Give back only the lines in the records below from the one with "Distribution of contraband ... 3" to the one with "- Criminal history: 6 prior-conviction points", both inclusive, word for word.

===== DATA SECTION =====

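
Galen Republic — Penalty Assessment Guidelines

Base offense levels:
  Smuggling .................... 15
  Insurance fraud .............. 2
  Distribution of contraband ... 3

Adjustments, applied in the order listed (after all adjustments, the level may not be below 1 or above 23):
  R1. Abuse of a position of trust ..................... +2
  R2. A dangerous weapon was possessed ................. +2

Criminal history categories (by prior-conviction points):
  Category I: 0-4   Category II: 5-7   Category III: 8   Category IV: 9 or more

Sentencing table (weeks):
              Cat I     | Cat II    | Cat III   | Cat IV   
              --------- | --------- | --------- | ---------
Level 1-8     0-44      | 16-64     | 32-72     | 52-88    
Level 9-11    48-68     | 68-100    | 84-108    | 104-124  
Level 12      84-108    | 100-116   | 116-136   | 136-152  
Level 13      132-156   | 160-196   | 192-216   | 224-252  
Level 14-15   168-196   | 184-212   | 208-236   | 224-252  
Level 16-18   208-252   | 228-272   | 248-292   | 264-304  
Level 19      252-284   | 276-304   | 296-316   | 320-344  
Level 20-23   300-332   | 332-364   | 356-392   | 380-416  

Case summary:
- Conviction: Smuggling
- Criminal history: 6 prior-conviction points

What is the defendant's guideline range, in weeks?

184-212 weeks

Base offense level for smuggling: 15.
Final offense level: 15.
Criminal history: 6 prior points → Category II (5-7).
Level 15 falls in the 14-15 band.
Grid: Level 14-15 × Category II = 184-212 weeks.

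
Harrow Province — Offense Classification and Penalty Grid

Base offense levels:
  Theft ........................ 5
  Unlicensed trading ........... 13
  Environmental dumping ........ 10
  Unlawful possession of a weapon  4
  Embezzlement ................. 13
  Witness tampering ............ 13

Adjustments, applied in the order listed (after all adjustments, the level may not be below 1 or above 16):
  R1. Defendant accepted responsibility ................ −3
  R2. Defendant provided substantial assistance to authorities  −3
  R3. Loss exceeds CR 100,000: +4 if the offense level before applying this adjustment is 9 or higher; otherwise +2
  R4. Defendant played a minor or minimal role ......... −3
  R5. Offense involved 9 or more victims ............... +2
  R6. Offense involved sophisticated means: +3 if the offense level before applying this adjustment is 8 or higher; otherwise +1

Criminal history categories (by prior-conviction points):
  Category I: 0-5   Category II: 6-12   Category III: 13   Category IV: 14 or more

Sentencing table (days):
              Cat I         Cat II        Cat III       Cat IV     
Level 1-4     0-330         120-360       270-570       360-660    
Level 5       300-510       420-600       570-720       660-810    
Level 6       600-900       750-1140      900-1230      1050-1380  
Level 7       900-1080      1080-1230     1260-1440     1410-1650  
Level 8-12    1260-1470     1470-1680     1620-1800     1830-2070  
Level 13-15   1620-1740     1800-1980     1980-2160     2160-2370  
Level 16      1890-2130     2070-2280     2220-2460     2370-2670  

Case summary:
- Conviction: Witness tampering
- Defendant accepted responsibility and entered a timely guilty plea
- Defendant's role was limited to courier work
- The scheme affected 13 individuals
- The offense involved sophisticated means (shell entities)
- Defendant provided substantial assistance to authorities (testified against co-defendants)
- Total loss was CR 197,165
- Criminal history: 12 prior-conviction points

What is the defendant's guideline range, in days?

Base offense level for witness tampering: 13.
R1 applies: 13 − 3 = 10.
R2 applies: 10 − 3 = 7.
R3 applies (level before this adjustment is 7 < 9, so +2): 7 + 2 = 9.
R4 applies: 9 − 3 = 6.
R5 applies: 6 + 2 = 8.
R6 applies (level before this adjustment is 8 ≥ 8, so +3): 8 + 3 = 11.
Final offense level: 11.
Criminal history: 12 prior points → Category II (6-12).
Level 11 falls in the 8-12 band.
Grid: Level 8-12 × Category II = 1470-1680 days.

1470-1680 days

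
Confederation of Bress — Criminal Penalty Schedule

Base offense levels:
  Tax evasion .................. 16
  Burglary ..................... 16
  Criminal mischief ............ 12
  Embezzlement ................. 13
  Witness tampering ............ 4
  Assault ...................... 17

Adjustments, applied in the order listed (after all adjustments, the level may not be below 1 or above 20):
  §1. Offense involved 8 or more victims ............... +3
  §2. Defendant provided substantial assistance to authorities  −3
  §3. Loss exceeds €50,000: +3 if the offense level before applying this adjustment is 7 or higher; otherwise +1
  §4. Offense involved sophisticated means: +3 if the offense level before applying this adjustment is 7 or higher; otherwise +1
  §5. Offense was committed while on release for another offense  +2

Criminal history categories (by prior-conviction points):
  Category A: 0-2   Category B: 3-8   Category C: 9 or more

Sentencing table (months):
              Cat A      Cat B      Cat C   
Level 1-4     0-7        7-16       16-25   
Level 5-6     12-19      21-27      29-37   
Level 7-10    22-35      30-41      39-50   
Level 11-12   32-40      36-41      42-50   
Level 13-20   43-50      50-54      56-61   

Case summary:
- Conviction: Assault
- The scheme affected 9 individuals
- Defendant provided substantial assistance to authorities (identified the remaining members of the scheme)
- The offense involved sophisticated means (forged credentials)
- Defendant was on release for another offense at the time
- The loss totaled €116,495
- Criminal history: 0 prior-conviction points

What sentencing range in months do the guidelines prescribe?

Base offense level for assault: 17.
§1 applies: 17 + 3 = 20.
§2 applies: 20 − 3 = 17.
§3 applies (level before this adjustment is 17 ≥ 7, so +3): 17 + 3 = 20.
§4 applies (level before this adjustment is 20 ≥ 7, so +3): 20 + 3 = 23.
§5 applies: 23 + 2 = 25.
Level 25 exceeds the maximum of 20; capped at 20.
Final offense level: 20.
Criminal history: 0 prior points → Category A (0-2).
Level 20 falls in the 13-20 band.
Grid: Level 13-20 × Category A = 43-50 months.

43-50 months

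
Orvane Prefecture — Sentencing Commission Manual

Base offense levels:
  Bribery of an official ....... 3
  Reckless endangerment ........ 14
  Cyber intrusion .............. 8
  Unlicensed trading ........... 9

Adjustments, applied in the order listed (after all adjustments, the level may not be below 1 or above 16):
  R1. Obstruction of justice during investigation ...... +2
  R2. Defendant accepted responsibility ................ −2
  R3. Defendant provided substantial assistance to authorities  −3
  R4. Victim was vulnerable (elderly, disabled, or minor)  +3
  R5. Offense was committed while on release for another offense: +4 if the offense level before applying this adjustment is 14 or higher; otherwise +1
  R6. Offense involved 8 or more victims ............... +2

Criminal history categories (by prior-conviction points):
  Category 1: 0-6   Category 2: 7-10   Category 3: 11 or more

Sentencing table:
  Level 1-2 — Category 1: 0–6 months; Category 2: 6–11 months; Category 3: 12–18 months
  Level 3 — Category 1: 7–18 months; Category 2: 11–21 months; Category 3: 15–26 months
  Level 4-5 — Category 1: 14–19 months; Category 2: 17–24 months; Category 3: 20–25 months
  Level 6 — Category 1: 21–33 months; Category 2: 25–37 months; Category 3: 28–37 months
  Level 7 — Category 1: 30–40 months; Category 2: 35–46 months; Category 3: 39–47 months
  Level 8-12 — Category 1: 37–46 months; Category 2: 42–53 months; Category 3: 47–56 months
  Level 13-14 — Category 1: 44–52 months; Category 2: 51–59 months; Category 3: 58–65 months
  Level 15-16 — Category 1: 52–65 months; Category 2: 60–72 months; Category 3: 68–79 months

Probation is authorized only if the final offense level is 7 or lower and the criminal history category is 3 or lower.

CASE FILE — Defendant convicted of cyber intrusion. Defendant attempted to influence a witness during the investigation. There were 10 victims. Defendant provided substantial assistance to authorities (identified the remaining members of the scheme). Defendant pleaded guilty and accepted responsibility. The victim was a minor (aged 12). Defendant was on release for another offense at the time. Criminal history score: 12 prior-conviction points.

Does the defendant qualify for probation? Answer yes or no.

Base offense level for cyber intrusion: 8.
R1 applies: 8 + 2 = 10.
R2 applies: 10 − 2 = 8.
R3 applies: 8 − 3 = 5.
R4 applies: 5 + 3 = 8.
R5 applies (level before this adjustment is 8 < 14, so +1): 8 + 1 = 9.
R6 applies: 9 + 2 = 11.
Final offense level: 11.
Criminal history: 12 prior points → Category 3 (11+).
Level 11 falls in the 8-12 band.
Grid: Level 8-12 × Category 3 = 47-56 months.
Probation check: level 11 > 7 and category 3 ≤ 3 → not eligible.

No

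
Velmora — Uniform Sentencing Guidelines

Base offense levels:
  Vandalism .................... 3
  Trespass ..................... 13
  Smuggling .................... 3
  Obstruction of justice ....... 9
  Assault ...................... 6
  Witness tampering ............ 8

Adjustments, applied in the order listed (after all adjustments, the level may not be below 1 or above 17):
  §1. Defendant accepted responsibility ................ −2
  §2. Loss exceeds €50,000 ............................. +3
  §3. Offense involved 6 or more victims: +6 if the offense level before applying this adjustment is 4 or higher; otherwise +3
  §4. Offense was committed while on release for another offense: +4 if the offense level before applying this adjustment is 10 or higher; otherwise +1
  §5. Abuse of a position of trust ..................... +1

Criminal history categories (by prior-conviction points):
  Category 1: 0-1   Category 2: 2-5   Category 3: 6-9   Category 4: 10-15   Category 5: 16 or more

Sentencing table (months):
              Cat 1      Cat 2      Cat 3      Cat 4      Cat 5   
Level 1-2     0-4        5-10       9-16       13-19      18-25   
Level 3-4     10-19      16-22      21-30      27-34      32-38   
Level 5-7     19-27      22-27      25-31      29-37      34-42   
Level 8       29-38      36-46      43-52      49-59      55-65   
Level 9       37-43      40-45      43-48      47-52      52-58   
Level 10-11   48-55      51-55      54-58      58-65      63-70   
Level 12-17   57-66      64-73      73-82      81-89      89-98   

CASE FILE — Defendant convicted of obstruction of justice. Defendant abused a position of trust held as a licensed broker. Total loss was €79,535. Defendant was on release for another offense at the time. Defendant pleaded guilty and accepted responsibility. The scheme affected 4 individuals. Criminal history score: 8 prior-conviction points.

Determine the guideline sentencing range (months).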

=====

- [RESPONSE TO THIS EXERCISE]
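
  Distribution of contraband ... 3

Adjustments, applied in the order listed (after all adjustments, the level may not be below 1 or above 23):
  R1. Abuse of a position of trust ..................... +2
  R2. A dangerous weapon was possessed ................. +2

Criminal history categories (by prior-conviction points):
  Category I: 0-4   Category II: 5-7   Category III: 8   Category IV: 9 or more

Sentencing table (weeks):
              Cat I     | Cat II    | Cat III   | Cat IV   
              --------- | --------- | --------- | ---------
Level 1-8     0-44      | 16-64     | 32-72     | 52-88    
Level 9-11    48-68     | 68-100    | 84-108    | 104-124  
Level 12      84-108    | 100-116   | 116-136   | 136-152  
Level 13      132-156   | 160-196   | 192-216   | 224-252  
Level 14-15   168-196   | 184-212   | 208-236   | 224-252  
Level 16-18   208-252   | 228-272   | 248-292   | 264-304  
Level 19      252-284   | 276-304   | 296-316   | 320-344  
Level 20-23   300-332   | 332-364   | 356-392   | 380-416  

Case summary:
- Conviction: Smuggling
- Criminal history: 6 prior-conviction points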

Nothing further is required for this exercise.